Work to complete - Find the line with "[-19, -17, -1] → [7, -9, -11]" and the line with "value, preserving order." in the entries below; output exactly those two lines, every line between them, and no others.

Stored data -
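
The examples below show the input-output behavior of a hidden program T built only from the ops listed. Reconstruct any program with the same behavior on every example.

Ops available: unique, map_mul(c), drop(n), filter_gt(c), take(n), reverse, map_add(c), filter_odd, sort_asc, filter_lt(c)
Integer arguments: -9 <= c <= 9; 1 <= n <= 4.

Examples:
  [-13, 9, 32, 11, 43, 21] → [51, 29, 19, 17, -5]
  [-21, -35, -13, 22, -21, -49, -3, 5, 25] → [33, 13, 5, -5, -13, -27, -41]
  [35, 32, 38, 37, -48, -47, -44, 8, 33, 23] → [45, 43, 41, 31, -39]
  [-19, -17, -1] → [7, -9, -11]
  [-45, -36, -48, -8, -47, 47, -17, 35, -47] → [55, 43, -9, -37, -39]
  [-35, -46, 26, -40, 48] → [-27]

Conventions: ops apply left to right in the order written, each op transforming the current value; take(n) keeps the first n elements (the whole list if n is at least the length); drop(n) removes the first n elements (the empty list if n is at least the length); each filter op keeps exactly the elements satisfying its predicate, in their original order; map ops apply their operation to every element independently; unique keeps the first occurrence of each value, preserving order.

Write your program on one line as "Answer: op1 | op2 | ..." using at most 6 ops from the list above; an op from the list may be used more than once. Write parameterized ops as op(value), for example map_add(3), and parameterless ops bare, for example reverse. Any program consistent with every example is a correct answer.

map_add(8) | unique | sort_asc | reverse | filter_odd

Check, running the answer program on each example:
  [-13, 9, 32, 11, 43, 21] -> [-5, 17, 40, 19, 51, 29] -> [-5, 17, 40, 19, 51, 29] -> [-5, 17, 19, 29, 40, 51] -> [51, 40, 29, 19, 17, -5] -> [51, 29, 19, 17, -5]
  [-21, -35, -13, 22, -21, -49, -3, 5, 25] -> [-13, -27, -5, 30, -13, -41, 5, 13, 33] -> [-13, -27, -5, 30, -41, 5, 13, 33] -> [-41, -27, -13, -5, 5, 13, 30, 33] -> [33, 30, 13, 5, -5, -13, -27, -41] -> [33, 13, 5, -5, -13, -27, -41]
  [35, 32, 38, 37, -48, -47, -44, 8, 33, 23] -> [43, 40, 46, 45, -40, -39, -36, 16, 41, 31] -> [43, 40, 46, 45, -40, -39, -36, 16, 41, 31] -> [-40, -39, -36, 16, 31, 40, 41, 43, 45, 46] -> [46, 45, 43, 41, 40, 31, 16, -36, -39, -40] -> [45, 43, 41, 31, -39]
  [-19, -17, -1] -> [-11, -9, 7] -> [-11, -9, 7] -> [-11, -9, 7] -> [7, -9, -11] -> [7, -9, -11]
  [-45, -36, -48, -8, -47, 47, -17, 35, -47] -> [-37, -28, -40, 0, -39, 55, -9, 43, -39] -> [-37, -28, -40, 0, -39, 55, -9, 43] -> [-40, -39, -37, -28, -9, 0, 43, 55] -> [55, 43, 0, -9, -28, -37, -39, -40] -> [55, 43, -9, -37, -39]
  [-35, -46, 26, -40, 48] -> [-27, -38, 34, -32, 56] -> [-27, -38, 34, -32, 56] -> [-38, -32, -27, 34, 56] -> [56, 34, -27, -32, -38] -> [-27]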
...
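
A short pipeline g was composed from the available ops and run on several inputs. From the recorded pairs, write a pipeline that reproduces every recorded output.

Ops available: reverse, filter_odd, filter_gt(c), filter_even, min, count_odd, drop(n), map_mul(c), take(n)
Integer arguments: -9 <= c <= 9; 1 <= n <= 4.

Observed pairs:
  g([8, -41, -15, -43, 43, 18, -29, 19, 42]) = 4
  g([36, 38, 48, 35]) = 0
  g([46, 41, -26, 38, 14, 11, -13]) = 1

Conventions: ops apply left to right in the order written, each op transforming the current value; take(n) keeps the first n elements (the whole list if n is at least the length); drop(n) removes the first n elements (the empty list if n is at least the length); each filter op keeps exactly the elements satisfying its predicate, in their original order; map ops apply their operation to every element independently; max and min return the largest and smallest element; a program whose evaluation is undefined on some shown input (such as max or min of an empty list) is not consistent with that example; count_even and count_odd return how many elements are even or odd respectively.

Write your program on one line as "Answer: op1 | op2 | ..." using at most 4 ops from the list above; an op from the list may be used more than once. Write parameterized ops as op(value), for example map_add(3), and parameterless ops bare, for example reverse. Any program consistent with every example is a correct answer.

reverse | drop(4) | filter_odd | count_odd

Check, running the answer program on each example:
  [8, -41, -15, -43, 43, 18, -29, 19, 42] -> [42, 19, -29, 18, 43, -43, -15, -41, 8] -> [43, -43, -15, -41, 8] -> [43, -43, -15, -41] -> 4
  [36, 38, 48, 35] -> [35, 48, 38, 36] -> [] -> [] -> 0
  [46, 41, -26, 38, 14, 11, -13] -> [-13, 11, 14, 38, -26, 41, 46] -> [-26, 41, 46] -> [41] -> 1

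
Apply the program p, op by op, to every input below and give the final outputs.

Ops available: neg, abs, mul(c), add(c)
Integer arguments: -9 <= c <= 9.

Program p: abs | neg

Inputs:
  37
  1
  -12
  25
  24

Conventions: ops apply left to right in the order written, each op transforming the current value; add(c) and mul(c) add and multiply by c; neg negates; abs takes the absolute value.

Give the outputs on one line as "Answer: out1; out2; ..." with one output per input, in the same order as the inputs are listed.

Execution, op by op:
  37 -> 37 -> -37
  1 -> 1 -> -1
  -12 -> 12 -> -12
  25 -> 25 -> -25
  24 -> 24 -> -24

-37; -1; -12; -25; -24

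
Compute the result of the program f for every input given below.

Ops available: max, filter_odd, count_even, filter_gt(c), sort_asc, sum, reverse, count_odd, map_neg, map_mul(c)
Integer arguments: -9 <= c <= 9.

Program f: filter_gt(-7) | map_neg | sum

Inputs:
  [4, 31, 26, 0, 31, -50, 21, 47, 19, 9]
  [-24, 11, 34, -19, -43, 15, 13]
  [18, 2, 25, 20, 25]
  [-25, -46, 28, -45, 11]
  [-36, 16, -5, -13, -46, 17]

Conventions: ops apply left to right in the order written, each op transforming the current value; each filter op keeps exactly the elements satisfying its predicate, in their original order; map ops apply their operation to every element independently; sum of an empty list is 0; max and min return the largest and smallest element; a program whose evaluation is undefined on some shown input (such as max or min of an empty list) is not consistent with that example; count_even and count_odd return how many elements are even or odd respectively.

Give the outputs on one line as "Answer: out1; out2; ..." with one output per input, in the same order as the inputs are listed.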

Task output -
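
  [-19, -17, -1] → [7, -9, -11]
  [-45, -36, -48, -8, -47, 47, -17, 35, -47] → [55, 43, -9, -37, -39]
  [-35, -46, 26, -40, 48] → [-27]

Conventions: ops apply left to right in the order written, each op transforming the current value; take(n) keeps the first n elements (the whole list if n is at least the length); drop(n) removes the first n elements (the empty list if n is at least the length); each filter op keeps exactly the elements satisfying its predicate, in their original order; map ops apply their operation to every element independently; unique keeps the first occurrence of each value, preserving order.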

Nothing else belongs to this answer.